» Information shown
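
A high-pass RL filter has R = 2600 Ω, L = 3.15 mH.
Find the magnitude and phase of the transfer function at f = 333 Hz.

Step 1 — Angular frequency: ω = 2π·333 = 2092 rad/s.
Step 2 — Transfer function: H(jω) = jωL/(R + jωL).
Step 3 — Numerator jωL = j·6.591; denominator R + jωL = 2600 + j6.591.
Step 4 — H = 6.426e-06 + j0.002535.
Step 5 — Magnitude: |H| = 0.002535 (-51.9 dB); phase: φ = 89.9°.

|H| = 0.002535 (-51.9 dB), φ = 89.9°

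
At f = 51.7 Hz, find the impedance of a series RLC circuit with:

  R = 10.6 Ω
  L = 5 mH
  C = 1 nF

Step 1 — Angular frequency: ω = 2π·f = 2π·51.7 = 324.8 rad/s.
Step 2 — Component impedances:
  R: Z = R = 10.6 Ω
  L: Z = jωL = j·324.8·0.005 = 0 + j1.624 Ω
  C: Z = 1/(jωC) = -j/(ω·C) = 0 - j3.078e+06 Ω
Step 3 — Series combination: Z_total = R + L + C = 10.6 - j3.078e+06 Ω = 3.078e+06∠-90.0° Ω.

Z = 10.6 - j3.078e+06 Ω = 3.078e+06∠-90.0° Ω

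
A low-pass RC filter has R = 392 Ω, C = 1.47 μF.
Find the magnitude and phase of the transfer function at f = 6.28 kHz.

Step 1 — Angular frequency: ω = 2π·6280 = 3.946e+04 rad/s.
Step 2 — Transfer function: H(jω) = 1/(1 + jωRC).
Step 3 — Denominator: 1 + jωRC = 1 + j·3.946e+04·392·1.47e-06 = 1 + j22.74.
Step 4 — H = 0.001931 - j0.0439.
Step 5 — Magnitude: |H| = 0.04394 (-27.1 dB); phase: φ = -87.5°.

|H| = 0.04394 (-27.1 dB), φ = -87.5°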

...

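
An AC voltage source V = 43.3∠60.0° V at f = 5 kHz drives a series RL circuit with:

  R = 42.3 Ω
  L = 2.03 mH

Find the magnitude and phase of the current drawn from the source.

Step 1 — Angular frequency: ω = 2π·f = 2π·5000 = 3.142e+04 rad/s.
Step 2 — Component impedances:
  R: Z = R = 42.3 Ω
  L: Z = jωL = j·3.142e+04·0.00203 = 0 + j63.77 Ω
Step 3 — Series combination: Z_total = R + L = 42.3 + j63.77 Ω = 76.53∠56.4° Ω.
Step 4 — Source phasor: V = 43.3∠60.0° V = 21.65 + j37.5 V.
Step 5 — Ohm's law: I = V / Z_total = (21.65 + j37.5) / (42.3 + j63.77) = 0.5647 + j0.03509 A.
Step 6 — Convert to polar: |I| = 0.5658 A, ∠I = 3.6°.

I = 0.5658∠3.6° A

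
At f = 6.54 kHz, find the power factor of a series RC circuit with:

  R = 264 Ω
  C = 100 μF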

» What the task requires
Tell how many lines of the data include the word "with", and nothing else.

» Reply to the exercise
3